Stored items
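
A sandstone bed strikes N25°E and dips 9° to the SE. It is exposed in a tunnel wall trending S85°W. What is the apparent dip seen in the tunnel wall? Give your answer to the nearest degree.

8°

The section lies 60° from the strike.
tan(apparent dip) = tan 9° · sin 60° = 0.1372
apparent dip = arctan 0.1372 = 7.81°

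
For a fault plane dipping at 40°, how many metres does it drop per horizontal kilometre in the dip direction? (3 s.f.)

drop per km = 1000 × tan 40° = 1000 × 0.8391

839 m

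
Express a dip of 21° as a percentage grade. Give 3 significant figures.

38.4%

grade % = 100 × tan 21° = 100 × 0.3839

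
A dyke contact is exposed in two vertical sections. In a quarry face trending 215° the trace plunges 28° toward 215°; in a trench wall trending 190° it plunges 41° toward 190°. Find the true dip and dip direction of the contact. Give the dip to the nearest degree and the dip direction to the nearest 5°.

Represent each trace as a vector plunging at its apparent dip toward its trend (east-north-up frame): v₁ = (-0.506, -0.723, -0.469), v₂ = (-0.131, -0.743, -0.656).
n = v₁ × v₂ = (0.126, -0.271, 0.282) (taken with n_z > 0).
True dip = arccos(n_z / |n|) = arccos(0.6863) = 46.7°.
Dip direction = azimuth of (n_x, n_y) = atan2(0.126, -0.271) = 155°.

true dip 47°, dip direction 155°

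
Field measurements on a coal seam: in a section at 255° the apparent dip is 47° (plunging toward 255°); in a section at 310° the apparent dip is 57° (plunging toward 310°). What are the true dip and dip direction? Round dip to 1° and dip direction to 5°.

Represent each trace as a vector plunging at its apparent dip toward its trend (east-north-up frame): v₁ = (-0.659, -0.177, -0.731), v₂ = (-0.417, 0.350, -0.839).
The plane normal is n = v₁ × v₂ ∝ (-0.404, 0.247, 0.304).
tan δ = √(n_x²+n_y²)/n_z = 0.474/0.304, so δ = 57.3°.
The horizontal component of n points toward azimuth atan2(n_x, n_y) = 301°, the dip direction.

true dip 57°, dip direction 300°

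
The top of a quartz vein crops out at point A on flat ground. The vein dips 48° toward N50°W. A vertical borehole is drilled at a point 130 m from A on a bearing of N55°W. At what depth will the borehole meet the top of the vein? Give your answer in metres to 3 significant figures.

144 m

The hole lies 5° from the dip direction, so the down-dip offset is 130 × cos 5° = 129.51 m.
Depth = down-dip offset × tan(dip) = 129.51 × tan 48° = 129.51 × 1.1106
Depth = 143.83 m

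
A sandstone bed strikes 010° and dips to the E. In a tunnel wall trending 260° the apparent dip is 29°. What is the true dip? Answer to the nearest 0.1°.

30.5°

β = acute angle between strike 010° and section 260° = 70°.
tan δ = tan α / sin β = tan 29° / sin 70° = 0.5543 / 0.9397 = 0.5899
true dip = arctan 0.5899 = 30.54°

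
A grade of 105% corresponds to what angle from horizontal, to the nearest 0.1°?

46.4°

tan θ = 105/100 = 1.0500
θ = arctan(1.0500) = 46.40°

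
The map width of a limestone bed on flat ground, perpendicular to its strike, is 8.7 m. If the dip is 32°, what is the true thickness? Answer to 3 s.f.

4.61 m

True thickness t = w · sin(dip) = 8.7 × sin 32°
t = 8.7 × 0.5299 = 4.610 m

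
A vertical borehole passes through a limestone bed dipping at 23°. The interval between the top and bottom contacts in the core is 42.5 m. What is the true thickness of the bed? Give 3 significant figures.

39.1 m

True thickness t = h · cos(dip) = 42.5 × cos 23°
t = 42.5 × 0.9205 = 39.121 m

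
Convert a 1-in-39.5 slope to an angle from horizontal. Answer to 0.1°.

1.5°

tan θ = 1/39.5 = 0.0253
θ = arctan(0.0253) = 1.45°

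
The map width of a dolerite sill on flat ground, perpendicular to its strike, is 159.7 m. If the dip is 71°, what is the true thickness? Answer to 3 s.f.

151 m

True thickness t = w · sin(dip) = 159.7 × sin 71°
t = 159.7 × 0.9455 = 150.999 m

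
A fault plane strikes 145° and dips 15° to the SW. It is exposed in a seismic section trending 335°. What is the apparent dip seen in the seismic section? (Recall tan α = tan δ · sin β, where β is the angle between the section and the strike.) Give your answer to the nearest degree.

3°

Angle between strike (145°) and section (335°): β = 10°.
tan(apparent dip) = tan 15° · sin 10° = 0.0465
α = arctan(0.0465) = 2.66°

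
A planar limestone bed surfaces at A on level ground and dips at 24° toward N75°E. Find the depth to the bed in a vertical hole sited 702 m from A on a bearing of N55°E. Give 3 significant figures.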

# Task objective
Reproduce every line above, keeping each word exactly as it appears.

# Exercise answer
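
A sandstone bed strikes N25°E and dips 9° to the SE. It is exposed in a tunnel wall trending S85°W. What is the apparent dip seen in the tunnel wall? Give your answer to the nearest degree.

8°

The section lies 60° from the strike.
tan(apparent dip) = tan 9° · sin 60° = 0.1372
apparent dip = arctan 0.1372 = 7.81°

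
For a fault plane dipping at 40°, how many metres does it drop per horizontal kilometre in the dip direction? (3 s.f.)

drop per km = 1000 × tan 40° = 1000 × 0.8391

839 m

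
Express a dip of 21° as a percentage grade. Give 3 significant figures.

38.4%

grade % = 100 × tan 21° = 100 × 0.3839

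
A dyke contact is exposed in two vertical sections. In a quarry face trending 215° the trace plunges 28° toward 215°; in a trench wall trending 190° it plunges 41° toward 190°. Find the true dip and dip direction of the contact. Give the dip to the nearest degree and the dip direction to the nearest 5°.

Represent each trace as a vector plunging at its apparent dip toward its trend (east-north-up frame): v₁ = (-0.506, -0.723, -0.469), v₂ = (-0.131, -0.743, -0.656).
n = v₁ × v₂ = (0.126, -0.271, 0.282) (taken with n_z > 0).
True dip = arccos(n_z / |n|) = arccos(0.6863) = 46.7°.
Dip direction = azimuth of (n_x, n_y) = atan2(0.126, -0.271) = 155°.

true dip 47°, dip direction 155°

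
Field measurements on a coal seam: in a section at 255° the apparent dip is 47° (plunging toward 255°); in a section at 310° the apparent dip is 57° (plunging toward 310°). What are the true dip and dip direction? Round dip to 1° and dip direction to 5°.

Represent each trace as a vector plunging at its apparent dip toward its trend (east-north-up frame): v₁ = (-0.659, -0.177, -0.731), v₂ = (-0.417, 0.350, -0.839).
The plane normal is n = v₁ × v₂ ∝ (-0.404, 0.247, 0.304).
tan δ = √(n_x²+n_y²)/n_z = 0.474/0.304, so δ = 57.3°.
The horizontal component of n points toward azimuth atan2(n_x, n_y) = 301°, the dip direction.

true dip 57°, dip direction 300°

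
The top of a quartz vein crops out at point A on flat ground. The vein dips 48° toward N50°W. A vertical borehole is drilled at a point 130 m from A on a bearing of N55°W. At what depth will the borehole meet the top of the vein? Give your answer in metres to 3 significant figures.

144 m

The hole lies 5° from the dip direction, so the down-dip offset is 130 × cos 5° = 129.51 m.
Depth = down-dip offset × tan(dip) = 129.51 × tan 48° = 129.51 × 1.1106
Depth = 143.83 m

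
A sandstone bed strikes 010° and dips to the E. In a tunnel wall trending 260° the apparent dip is 29°. What is the true dip? Answer to the nearest 0.1°.

30.5°

β = acute angle between strike 010° and section 260° = 70°.
tan δ = tan α / sin β = tan 29° / sin 70° = 0.5543 / 0.9397 = 0.5899
true dip = arctan 0.5899 = 30.54°

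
A grade of 105% corresponds to what angle from horizontal, to the nearest 0.1°?

46.4°

tan θ = 105/100 = 1.0500
θ = arctan(1.0500) = 46.40°

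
The map width of a limestone bed on flat ground, perpendicular to its strike, is 8.7 m. If the dip is 32°, what is the true thickness? Answer to 3 s.f.

4.61 m

True thickness t = w · sin(dip) = 8.7 × sin 32°
t = 8.7 × 0.5299 = 4.610 m

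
A vertical borehole passes through a limestone bed dipping at 23°. The interval between the top and bottom contacts in the core is 42.5 m. What is the true thickness of the bed? Give 3 significant figures.

39.1 m

True thickness t = h · cos(dip) = 42.5 × cos 23°
t = 42.5 × 0.9205 = 39.121 m

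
Convert a 1-in-39.5 slope to an angle from horizontal. Answer to 0.1°.

1.5°

tan θ = 1/39.5 = 0.0253
θ = arctan(0.0253) = 1.45°

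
The map width of a dolerite sill on flat ground, perpendicular to its strike, is 159.7 m. If the dip is 71°, what is the true thickness? Answer to 3 s.f.

151 m

True thickness t = w · sin(dip) = 159.7 × sin 71°
t = 159.7 × 0.9455 = 150.999 m

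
A fault plane strikes 145° and dips 15° to the SW. It is exposed in a seismic section trending 335°. What is the apparent dip seen in the seismic section? (Recall tan α = tan δ · sin β, where β is the angle between the section and the strike.) Give your answer to the nearest degree.

3°

Angle between strike (145°) and section (335°): β = 10°.
tan(apparent dip) = tan 15° · sin 10° = 0.0465
α = arctan(0.0465) = 2.66°

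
A planar limestone bed surfaces at A on level ground and dips at 24° toward N75°E. Find the depth to the bed in a vertical hole sited 702 m from A on a bearing of N55°E. Give 3 significant figures.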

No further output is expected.